- Brief -
What do the lines from the one containing "At 11:20 on" through the end of the entries say? Quote them exactly, and only them.

___ Data ___

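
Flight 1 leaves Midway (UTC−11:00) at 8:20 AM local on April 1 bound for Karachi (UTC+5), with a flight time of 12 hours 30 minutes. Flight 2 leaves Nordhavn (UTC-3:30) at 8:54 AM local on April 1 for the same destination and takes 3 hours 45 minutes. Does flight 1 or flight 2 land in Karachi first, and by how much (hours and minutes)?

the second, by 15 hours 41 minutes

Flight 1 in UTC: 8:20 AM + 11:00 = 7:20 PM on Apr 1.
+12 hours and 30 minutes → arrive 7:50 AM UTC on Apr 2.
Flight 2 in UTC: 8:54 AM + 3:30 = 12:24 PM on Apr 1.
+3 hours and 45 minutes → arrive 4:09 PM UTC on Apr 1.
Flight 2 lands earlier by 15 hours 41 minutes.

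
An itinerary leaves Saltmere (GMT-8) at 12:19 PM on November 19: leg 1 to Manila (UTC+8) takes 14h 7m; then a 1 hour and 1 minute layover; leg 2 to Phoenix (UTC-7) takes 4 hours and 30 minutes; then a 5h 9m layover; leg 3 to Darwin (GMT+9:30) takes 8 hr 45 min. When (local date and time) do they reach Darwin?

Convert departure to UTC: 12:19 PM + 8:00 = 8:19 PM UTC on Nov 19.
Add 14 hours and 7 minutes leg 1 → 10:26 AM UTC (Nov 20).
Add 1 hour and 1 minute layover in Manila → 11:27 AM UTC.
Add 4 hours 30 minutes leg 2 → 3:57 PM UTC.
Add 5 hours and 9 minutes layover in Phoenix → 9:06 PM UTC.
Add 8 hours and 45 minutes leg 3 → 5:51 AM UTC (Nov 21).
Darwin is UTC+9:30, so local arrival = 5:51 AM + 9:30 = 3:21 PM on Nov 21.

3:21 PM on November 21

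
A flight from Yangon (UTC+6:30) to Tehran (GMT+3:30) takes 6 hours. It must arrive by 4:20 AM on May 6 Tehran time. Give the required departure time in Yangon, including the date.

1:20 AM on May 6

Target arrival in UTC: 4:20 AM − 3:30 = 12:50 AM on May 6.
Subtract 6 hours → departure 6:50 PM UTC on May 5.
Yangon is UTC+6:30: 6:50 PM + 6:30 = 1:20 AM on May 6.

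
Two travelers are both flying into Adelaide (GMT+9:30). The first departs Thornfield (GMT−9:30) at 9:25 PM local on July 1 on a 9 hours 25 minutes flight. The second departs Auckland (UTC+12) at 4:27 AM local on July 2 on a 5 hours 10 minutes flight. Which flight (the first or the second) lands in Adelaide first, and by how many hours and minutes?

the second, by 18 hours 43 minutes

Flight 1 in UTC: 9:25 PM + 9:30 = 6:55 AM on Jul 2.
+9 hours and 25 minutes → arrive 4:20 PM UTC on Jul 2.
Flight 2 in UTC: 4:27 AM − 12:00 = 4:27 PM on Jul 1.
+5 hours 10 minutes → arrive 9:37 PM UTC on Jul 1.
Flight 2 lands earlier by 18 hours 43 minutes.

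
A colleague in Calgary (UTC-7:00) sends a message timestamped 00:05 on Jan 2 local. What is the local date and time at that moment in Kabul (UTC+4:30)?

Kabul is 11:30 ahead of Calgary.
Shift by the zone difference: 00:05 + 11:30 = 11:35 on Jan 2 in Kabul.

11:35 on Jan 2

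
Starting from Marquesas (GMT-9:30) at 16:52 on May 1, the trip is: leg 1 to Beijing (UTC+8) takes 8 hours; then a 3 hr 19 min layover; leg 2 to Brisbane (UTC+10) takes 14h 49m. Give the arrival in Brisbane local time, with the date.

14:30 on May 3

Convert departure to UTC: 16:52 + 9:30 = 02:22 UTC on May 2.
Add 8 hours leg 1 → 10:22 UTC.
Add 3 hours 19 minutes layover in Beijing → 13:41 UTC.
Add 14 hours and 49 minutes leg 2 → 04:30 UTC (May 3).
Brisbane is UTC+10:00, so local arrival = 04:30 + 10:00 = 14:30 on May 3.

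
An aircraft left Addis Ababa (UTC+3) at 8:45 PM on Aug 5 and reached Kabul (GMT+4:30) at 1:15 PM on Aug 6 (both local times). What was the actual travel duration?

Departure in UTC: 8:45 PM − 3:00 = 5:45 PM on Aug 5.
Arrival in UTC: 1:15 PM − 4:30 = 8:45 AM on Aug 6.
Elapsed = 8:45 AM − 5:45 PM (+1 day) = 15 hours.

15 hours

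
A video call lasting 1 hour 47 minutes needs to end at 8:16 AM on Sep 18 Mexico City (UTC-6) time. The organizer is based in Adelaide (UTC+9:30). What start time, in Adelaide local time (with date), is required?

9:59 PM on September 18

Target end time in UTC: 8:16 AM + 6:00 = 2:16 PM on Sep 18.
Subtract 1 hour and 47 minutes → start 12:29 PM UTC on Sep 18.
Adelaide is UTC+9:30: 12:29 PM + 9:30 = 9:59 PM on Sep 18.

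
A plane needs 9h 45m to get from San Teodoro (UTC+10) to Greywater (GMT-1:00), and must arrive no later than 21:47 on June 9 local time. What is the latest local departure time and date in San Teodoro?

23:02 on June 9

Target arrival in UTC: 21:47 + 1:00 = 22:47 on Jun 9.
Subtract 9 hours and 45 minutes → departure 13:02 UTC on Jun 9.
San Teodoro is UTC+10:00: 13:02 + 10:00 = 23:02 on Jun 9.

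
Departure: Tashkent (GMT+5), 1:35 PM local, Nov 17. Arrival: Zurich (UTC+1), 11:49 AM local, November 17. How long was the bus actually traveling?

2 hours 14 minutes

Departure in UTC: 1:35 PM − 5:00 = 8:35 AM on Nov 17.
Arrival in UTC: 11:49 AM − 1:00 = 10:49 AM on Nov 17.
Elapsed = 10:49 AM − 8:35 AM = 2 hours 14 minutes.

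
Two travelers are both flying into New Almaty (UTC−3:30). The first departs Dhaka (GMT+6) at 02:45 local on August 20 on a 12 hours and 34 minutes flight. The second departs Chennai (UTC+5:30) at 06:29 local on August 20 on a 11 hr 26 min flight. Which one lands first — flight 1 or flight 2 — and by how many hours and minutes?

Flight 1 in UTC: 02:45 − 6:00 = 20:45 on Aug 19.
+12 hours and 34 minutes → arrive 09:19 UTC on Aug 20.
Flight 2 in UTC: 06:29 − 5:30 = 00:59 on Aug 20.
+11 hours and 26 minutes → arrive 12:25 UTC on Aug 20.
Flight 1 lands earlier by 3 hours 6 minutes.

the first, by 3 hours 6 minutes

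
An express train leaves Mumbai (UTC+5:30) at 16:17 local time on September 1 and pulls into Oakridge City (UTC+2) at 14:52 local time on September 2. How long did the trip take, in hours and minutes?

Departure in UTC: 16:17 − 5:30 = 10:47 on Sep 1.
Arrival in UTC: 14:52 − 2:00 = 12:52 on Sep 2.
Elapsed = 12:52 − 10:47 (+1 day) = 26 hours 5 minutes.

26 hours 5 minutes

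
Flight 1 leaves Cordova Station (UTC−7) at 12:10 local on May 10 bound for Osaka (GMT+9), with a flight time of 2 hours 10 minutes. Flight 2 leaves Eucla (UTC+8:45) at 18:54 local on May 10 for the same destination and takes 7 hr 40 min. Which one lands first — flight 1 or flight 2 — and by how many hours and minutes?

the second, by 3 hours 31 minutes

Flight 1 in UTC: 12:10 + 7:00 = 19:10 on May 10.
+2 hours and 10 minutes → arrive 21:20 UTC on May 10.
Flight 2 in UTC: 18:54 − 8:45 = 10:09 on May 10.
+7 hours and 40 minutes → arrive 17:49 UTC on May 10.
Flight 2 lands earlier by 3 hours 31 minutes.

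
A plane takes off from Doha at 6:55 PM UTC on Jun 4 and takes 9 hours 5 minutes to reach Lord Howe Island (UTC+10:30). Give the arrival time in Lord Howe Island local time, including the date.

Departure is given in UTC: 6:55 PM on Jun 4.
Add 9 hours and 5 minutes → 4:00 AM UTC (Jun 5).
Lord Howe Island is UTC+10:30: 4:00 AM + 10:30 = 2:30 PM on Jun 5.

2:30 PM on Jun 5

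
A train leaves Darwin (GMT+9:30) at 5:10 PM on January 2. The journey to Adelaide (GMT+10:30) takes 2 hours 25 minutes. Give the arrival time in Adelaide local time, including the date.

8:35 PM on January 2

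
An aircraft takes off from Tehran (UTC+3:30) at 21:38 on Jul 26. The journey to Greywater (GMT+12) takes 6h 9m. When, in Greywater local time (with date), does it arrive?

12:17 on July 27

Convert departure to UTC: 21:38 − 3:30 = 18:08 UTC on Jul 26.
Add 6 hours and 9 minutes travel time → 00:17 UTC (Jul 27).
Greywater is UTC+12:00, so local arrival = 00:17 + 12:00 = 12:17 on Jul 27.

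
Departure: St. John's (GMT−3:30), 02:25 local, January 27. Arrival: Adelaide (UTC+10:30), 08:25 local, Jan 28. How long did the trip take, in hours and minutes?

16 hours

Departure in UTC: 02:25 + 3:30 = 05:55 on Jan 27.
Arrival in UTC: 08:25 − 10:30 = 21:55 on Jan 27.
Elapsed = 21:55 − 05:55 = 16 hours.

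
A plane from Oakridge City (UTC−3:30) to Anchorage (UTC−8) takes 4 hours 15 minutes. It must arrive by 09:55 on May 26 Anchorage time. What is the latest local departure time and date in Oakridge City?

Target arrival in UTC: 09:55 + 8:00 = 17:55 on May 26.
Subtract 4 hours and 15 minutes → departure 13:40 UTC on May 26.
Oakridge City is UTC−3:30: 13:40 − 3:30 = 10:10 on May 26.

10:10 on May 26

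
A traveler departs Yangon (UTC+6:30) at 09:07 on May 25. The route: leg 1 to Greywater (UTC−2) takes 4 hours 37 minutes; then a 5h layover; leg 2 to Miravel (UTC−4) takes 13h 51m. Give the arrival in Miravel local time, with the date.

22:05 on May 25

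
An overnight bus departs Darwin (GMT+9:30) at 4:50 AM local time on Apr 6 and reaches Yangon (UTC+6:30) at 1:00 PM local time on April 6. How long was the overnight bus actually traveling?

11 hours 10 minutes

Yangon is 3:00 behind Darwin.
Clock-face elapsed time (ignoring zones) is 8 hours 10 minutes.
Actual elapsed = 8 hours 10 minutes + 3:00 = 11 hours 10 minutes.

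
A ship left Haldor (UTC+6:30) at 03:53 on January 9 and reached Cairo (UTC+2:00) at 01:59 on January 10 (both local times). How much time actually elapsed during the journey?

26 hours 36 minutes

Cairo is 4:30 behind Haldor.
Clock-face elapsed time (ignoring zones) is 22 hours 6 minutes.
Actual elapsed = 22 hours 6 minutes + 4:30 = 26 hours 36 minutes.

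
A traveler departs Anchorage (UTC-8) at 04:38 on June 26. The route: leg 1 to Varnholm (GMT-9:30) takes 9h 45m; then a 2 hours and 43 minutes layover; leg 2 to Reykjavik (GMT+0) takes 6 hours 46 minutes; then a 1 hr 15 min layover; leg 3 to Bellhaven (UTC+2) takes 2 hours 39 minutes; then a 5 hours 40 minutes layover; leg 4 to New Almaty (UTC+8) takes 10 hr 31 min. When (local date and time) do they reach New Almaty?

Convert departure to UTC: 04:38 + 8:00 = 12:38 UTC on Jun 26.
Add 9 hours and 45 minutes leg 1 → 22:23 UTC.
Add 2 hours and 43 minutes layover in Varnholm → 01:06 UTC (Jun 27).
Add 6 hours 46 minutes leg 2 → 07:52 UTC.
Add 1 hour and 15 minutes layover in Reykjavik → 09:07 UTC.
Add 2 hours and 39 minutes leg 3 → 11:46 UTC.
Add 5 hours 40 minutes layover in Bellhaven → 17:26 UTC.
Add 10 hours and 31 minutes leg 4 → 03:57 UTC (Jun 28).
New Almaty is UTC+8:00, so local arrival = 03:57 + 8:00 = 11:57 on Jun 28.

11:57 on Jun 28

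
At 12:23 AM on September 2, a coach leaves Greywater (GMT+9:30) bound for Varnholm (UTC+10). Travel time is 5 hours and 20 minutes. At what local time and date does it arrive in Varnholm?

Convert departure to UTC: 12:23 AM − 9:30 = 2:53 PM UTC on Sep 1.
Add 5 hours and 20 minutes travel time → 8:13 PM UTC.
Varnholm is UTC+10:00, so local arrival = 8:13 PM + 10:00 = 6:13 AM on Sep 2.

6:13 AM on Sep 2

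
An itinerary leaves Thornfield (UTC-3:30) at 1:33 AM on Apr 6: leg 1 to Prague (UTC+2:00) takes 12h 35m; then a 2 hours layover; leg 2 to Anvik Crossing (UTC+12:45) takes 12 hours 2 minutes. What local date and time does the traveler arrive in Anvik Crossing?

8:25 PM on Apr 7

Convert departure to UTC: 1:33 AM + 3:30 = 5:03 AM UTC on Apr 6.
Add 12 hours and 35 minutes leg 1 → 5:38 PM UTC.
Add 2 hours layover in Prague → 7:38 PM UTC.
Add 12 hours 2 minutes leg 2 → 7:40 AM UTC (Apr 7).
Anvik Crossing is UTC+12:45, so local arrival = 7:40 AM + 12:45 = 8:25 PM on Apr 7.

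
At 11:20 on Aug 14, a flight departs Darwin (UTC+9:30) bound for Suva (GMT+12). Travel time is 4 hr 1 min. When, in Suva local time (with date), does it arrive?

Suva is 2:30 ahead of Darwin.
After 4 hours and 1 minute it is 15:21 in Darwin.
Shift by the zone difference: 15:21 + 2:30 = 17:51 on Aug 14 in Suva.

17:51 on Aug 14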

___

- Solution below -
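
At 11:20 on Aug 14, a flight departs Darwin (UTC+9:30) bound for Suva (GMT+12). Travel time is 4 hr 1 min. When, in Suva local time (with date), does it arrive?

Suva is 2:30 ahead of Darwin.
After 4 hours and 1 minute it is 15:21 in Darwin.
Shift by the zone difference: 15:21 + 2:30 = 17:51 on Aug 14 in Suva.

17:51 on Aug 14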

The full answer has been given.